Content starts

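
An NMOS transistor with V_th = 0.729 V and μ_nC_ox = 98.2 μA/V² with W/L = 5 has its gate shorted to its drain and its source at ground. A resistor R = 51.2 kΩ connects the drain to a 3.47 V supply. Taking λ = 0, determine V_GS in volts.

V_GS = 1.16 V

With gate tied to drain, V_GS = V_DS ≥ V_GS − V_th, so the device is in saturation.
k_n = μ_nC_ox · (W/L) = 0.491 mA/V².
KCL at the drain: ½ k_n (V_GS − V_th)² = (V_DD − V_GS)/R.
Let x = V_GS − 0.729. Then 12.6 x² + x − 2.741 = 0, giving x = 0.429 V (positive root), so V_GS = 1.16 V.
I_D = (V_DD − V_GS)/R = (3.47 − 1.16) / 51.2 = 0.0452 mA.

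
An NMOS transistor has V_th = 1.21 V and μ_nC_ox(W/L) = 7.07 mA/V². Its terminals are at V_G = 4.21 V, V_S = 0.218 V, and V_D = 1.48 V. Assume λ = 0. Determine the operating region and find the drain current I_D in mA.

V_GS = V_G − V_S = 4.21 − 0.218 = 3.99 V; V_DS = V_D − V_S = 1.48 − 0.218 = 1.26 V.
V_ov = V_GS − V_th = 3.99 − 1.21 = 2.78 V.
Since V_DS = 1.26 V < V_ov = 2.78 V, the device is in the triode region.
I_D = k_n [V_ov · V_DS − ½ V_DS²] = 7.07 × [2.78 × 1.26 − 0.5 × 1.26²] = 19.2 mA.

Triode; I_D = 19.2 mA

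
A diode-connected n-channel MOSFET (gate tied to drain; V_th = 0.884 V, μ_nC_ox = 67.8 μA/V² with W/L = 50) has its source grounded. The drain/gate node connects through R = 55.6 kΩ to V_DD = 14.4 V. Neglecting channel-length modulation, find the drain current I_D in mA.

I_D = 0.236 mA

With gate tied to drain, V_GS = V_DS ≥ V_GS − V_th, so the device is in saturation.
k_n = μ_nC_ox · (W/L) = 3.39 mA/V².
KCL at the drain: ½ k_n (V_GS − V_th)² = (V_DD − V_GS)/R.
Let x = V_GS − 0.884. Then 94.2 x² + x − 13.52 = 0, giving x = 0.373 V (positive root), so V_GS = 1.26 V.
I_D = (V_DD − V_GS)/R = (14.4 − 1.26) / 55.6 = 0.236 mA.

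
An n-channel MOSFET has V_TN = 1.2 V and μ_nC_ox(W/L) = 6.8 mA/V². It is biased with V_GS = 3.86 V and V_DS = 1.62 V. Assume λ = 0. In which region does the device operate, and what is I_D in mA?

V_ov = V_GS − V_TN = 3.86 − 1.2 = 2.66 V.
Since V_DS = 1.62 V < V_ov = 2.66 V, the device is in the triode region.
I_D = k_n [V_ov · V_DS − ½ V_DS²] = 6.8 × [2.66 × 1.62 − 0.5 × 1.62²] = 20.4 mA.

Triode; I_D = 20.4 mA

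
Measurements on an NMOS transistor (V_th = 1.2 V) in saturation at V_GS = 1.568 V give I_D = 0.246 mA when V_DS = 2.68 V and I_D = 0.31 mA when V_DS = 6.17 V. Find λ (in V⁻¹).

With V_GS fixed, I_D ∝ (1 + λ V_DS) in saturation, so I_D2/I_D1 = (1 + λ V_DS2)/(1 + λ V_DS1).
0.31/0.246 = 1.26 = (1 + 6.17 λ)/(1 + 2.68 λ).
Solving: λ (I_D1 V_DS2 − I_D2 V_DS1) = I_D2 − I_D1, so λ = (0.31 − 0.246) / (0.246 × 6.17 − 0.31 × 2.68) = 0.064 / 0.687 = 0.0932 V⁻¹.

λ = 0.0932 V⁻¹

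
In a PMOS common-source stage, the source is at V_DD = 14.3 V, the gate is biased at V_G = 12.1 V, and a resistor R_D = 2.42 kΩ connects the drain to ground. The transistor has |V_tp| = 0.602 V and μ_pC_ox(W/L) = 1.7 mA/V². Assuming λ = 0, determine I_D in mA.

I_D = 2.17 mA

V_SG = V_DD − V_G = 14.3 − 12.1 = 2.2 V, so V_ov = 2.2 − 0.602 = 1.6 V.
Assume saturation: I_D = ½ k_p V_ov² = 0.5 × 1.7 × 1.6² = 2.17 mA, giving V_SD = V_DD − I_D R_D = 14.3 − 2.17 × 2.42 = 9.05 V.
V_SD = 9.05 V ≥ V_ov = 1.6 V, confirming saturation.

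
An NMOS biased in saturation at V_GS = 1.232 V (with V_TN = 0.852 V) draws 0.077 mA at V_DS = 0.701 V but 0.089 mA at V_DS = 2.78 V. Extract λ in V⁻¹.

With V_GS fixed, I_D ∝ (1 + λ V_DS) in saturation, so I_D2/I_D1 = (1 + λ V_DS2)/(1 + λ V_DS1).
0.089/0.077 = 1.156 = (1 + 2.78 λ)/(1 + 0.701 λ).
Solving: λ (I_D1 V_DS2 − I_D2 V_DS1) = I_D2 − I_D1, so λ = (0.089 − 0.077) / (0.077 × 2.78 − 0.089 × 0.701) = 0.012 / 0.152 = 0.0791 V⁻¹.

λ = 0.0791 V⁻¹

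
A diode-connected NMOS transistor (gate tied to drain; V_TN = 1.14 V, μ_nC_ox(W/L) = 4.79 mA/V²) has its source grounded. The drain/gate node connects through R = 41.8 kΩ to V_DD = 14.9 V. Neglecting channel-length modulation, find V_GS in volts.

V_GS = 1.51 V

With gate tied to drain, V_GS = V_DS ≥ V_GS − V_TN, so the device is in saturation.
KCL at the drain: ½ k_n (V_GS − V_TN)² = (V_DD − V_GS)/R.
Let x = V_GS − 1.14. Then 100 x² + x − 13.76 = 0, giving x = 0.366 V (positive root), so V_GS = 1.51 V.
I_D = (V_DD − V_GS)/R = (14.9 − 1.51) / 41.8 = 0.32 mA.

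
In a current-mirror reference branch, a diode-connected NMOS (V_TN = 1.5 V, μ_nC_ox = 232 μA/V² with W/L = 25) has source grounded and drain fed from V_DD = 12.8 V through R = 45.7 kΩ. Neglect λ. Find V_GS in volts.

V_GS = 1.79 V

With gate tied to drain, V_GS = V_DS ≥ V_GS − V_TN, so the device is in saturation.
k_n = μ_nC_ox · (W/L) = 5.8 mA/V².
KCL at the drain: ½ k_n (V_GS − V_TN)² = (V_DD − V_GS)/R.
Let x = V_GS − 1.5. Then 133 x² + x − 11.3 = 0, giving x = 0.288 V (positive root), so V_GS = 1.79 V.
I_D = (V_DD − V_GS)/R = (12.8 − 1.79) / 45.7 = 0.241 mA.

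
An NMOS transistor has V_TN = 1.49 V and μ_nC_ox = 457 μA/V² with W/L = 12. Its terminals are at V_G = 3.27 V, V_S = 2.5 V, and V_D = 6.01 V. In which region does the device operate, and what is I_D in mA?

V_GS = V_G − V_S = 3.27 − 2.5 = 0.77 V; V_DS = V_D − V_S = 6.01 − 2.5 = 3.51 V.
V_GS = 0.77 V < V_TN = 1.49 V, so the transistor is in cutoff.

Cutoff; I_D = 0 mA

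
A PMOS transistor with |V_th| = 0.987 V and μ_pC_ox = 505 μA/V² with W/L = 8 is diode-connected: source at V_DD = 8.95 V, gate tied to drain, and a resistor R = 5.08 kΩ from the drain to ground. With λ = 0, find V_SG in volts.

With gate tied to drain, V_SG = V_SD ≥ V_SG − |V_th|, so the device is in saturation.
k_p = μ_pC_ox · (W/L) = 4.04 mA/V².
KCL at the drain: ½ k_p (V_SG − |V_th|)² = (V_DD − V_SG)/R.
Let x = V_SG − 0.987. Then 10.3 x² + x − 7.963 = 0, giving x = 0.834 V (positive root), so V_SG = 1.82 V.
I_D = (V_DD − V_SG)/R = (8.95 − 1.82) / 5.08 = 1.4 mA.

V_SG = 1.82 V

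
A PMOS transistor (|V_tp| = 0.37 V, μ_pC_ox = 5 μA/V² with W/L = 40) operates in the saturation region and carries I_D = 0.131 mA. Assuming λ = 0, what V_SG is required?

k_p = μ_pC_ox · (W/L) = 0.2 mA/V².
In saturation I_D = ½ k_p (V_SG − |V_tp|)², so V_SG − |V_tp| = √(2 I_D / k_p) = √(2 × 0.131 / 0.2) = 1.14 V.
V_SG = 0.37 + 1.14 = 1.51 V.

V_SG = 1.51 V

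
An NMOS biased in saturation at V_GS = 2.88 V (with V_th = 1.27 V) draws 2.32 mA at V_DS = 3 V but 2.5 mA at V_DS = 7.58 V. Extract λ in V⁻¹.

λ = 0.0178 V⁻¹

With V_GS fixed, I_D ∝ (1 + λ V_DS) in saturation, so I_D2/I_D1 = (1 + λ V_DS2)/(1 + λ V_DS1).
2.5/2.32 = 1.078 = (1 + 7.58 λ)/(1 + 3 λ).
Solving: λ (I_D1 V_DS2 − I_D2 V_DS1) = I_D2 − I_D1, so λ = (2.5 − 2.32) / (2.32 × 7.58 − 2.5 × 3) = 0.18 / 10.1 = 0.0178 V⁻¹.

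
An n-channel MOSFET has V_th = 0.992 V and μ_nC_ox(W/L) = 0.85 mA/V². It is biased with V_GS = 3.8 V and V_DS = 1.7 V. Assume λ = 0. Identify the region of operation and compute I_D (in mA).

Triode; I_D = 2.83 mA

V_ov = V_GS − V_th = 3.8 − 0.992 = 2.81 V.
Since V_DS = 1.7 V < V_ov = 2.81 V, the device is in the triode region.
I_D = k_n [V_ov · V_DS − ½ V_DS²] = 0.85 × [2.81 × 1.7 − 0.5 × 1.7²] = 2.83 mA.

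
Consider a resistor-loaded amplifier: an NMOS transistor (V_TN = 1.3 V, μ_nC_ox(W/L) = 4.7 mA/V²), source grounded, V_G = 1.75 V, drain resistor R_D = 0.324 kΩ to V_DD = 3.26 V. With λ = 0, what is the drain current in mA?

I_D = 0.476 mA

V_GS = V_G = 1.75 V, so V_ov = 1.75 − 1.3 = 0.45 V.
Assume saturation: I_D = ½ k_n V_ov² = 0.5 × 4.7 × 0.45² = 0.476 mA, giving V_DS = V_DD − I_D R_D = 3.26 − 0.476 × 0.324 = 3.11 V.
V_DS = 3.11 V ≥ V_ov = 0.45 V, confirming saturation.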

Content ends

> [EXERCISE AIM] Your answer should hold the line with "Consider a resistor-loaded" and each line after it to the end of the data, retyped exactly. Include no other lines.

> [TASK SOLUTION]
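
Consider a resistor-loaded amplifier: an NMOS transistor (V_TN = 1.3 V, μ_nC_ox(W/L) = 4.7 mA/V²), source grounded, V_G = 1.75 V, drain resistor R_D = 0.324 kΩ to V_DD = 3.26 V. With λ = 0, what is the drain current in mA?

I_D = 0.476 mA

V_GS = V_G = 1.75 V, so V_ov = 1.75 − 1.3 = 0.45 V.
Assume saturation: I_D = ½ k_n V_ov² = 0.5 × 4.7 × 0.45² = 0.476 mA, giving V_DS = V_DD − I_D R_D = 3.26 − 0.476 × 0.324 = 3.11 V.
V_DS = 3.11 V ≥ V_ov = 0.45 V, confirming saturation.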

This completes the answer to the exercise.